WHAT NEEDS TO BE DONE:
Reproduce every entry precisely as written.

DATA TO EXAMINE:
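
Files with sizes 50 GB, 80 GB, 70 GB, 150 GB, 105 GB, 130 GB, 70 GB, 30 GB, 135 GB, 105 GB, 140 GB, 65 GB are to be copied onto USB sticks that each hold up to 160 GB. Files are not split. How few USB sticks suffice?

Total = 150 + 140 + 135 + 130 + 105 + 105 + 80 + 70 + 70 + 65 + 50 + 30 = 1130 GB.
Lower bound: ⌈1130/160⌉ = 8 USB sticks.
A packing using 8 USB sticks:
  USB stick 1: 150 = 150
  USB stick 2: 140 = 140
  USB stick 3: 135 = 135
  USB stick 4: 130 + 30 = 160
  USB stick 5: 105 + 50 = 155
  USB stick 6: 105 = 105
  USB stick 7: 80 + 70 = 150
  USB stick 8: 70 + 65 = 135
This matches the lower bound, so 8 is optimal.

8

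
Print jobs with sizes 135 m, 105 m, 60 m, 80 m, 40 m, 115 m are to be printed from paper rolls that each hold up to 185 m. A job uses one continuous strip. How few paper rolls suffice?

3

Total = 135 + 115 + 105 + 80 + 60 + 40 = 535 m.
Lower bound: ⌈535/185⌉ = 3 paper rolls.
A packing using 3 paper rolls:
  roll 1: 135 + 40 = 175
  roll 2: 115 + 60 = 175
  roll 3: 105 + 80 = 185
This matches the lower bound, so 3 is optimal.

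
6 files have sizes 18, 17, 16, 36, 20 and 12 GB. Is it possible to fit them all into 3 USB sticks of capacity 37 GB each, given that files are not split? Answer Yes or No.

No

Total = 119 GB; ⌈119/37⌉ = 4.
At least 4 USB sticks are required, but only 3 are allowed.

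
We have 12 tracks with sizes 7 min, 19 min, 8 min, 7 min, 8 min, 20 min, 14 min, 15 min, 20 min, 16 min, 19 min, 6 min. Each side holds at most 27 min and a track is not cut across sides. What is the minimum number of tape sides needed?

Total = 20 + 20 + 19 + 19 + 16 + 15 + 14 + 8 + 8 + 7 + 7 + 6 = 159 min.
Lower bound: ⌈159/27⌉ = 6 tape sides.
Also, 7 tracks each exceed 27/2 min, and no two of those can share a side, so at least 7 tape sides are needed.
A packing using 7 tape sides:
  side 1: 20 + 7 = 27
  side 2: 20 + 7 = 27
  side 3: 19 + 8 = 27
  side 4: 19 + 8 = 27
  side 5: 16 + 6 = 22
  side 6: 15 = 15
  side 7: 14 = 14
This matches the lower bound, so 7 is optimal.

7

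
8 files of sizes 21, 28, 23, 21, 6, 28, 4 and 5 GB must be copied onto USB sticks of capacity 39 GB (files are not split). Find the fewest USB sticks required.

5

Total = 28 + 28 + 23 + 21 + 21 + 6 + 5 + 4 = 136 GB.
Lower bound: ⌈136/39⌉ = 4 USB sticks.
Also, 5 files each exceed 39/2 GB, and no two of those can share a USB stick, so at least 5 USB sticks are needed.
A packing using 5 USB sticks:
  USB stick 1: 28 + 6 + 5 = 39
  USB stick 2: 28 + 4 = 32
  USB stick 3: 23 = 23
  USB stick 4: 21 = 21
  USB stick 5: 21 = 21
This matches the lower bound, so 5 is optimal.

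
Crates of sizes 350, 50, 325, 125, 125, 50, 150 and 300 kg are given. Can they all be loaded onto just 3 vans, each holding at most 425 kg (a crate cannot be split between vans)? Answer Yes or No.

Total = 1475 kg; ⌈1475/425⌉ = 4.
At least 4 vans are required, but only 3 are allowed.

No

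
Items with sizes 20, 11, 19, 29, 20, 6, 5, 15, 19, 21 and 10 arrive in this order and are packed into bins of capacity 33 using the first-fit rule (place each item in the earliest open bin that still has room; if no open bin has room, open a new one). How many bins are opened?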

TASK RESPONSE:
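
Files with sizes 50 GB, 80 GB, 70 GB, 150 GB, 105 GB, 130 GB, 70 GB, 30 GB, 135 GB, 105 GB, 140 GB, 65 GB are to be copied onto USB sticks that each hold up to 160 GB. Files are not split. How few USB sticks suffice?

Total = 150 + 140 + 135 + 130 + 105 + 105 + 80 + 70 + 70 + 65 + 50 + 30 = 1130 GB.
Lower bound: ⌈1130/160⌉ = 8 USB sticks.
A packing using 8 USB sticks:
  USB stick 1: 150 = 150
  USB stick 2: 140 = 140
  USB stick 3: 135 = 135
  USB stick 4: 130 + 30 = 160
  USB stick 5: 105 + 50 = 155
  USB stick 6: 105 = 105
  USB stick 7: 80 + 70 = 150
  USB stick 8: 70 + 65 = 135
This matches the lower bound, so 8 is optimal.

8

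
Print jobs with sizes 135 m, 105 m, 60 m, 80 m, 40 m, 115 m are to be printed from paper rolls that each hold up to 185 m. A job uses one continuous strip. How few paper rolls suffice?

3

Total = 135 + 115 + 105 + 80 + 60 + 40 = 535 m.
Lower bound: ⌈535/185⌉ = 3 paper rolls.
A packing using 3 paper rolls:
  roll 1: 135 + 40 = 175
  roll 2: 115 + 60 = 175
  roll 3: 105 + 80 = 185
This matches the lower bound, so 3 is optimal.

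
6 files have sizes 18, 17, 16, 36, 20 and 12 GB. Is it possible to fit them all into 3 USB sticks of capacity 37 GB each, given that files are not split? Answer Yes or No.

No

Total = 119 GB; ⌈119/37⌉ = 4.
At least 4 USB sticks are required, but only 3 are allowed.

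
We have 12 tracks with sizes 7 min, 19 min, 8 min, 7 min, 8 min, 20 min, 14 min, 15 min, 20 min, 16 min, 19 min, 6 min. Each side holds at most 27 min and a track is not cut across sides. What is the minimum number of tape sides needed?

Total = 20 + 20 + 19 + 19 + 16 + 15 + 14 + 8 + 8 + 7 + 7 + 6 = 159 min.
Lower bound: ⌈159/27⌉ = 6 tape sides.
Also, 7 tracks each exceed 27/2 min, and no two of those can share a side, so at least 7 tape sides are needed.
A packing using 7 tape sides:
  side 1: 20 + 7 = 27
  side 2: 20 + 7 = 27
  side 3: 19 + 8 = 27
  side 4: 19 + 8 = 27
  side 5: 16 + 6 = 22
  side 6: 15 = 15
  side 7: 14 = 14
This matches the lower bound, so 7 is optimal.

7

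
8 files of sizes 21, 28, 23, 21, 6, 28, 4 and 5 GB must be copied onto USB sticks of capacity 39 GB (files are not split). Find the fewest USB sticks required.

5

Total = 28 + 28 + 23 + 21 + 21 + 6 + 5 + 4 = 136 GB.
Lower bound: ⌈136/39⌉ = 4 USB sticks.
Also, 5 files each exceed 39/2 GB, and no two of those can share a USB stick, so at least 5 USB sticks are needed.
A packing using 5 USB sticks:
  USB stick 1: 28 + 6 + 5 = 39
  USB stick 2: 28 + 4 = 32
  USB stick 3: 23 = 23
  USB stick 4: 21 = 21
  USB stick 5: 21 = 21
This matches the lower bound, so 5 is optimal.

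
Crates of sizes 350, 50, 325, 125, 125, 50, 150 and 300 kg are given. Can they all be loaded onto just 3 vans, each holding at most 425 kg (a crate cannot be split between vans)? Answer Yes or No.

Total = 1475 kg; ⌈1475/425⌉ = 4.
At least 4 vans are required, but only 3 are allowed.

No

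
Items with sizes 20, 11, 19, 29, 20, 6, 5, 15, 19, 21 and 10 arrive in this order and are packed into bins of capacity 33 using the first-fit rule (place each item in the earliest open bin that still has room; if no open bin has room, open a new one). How many bins are opened?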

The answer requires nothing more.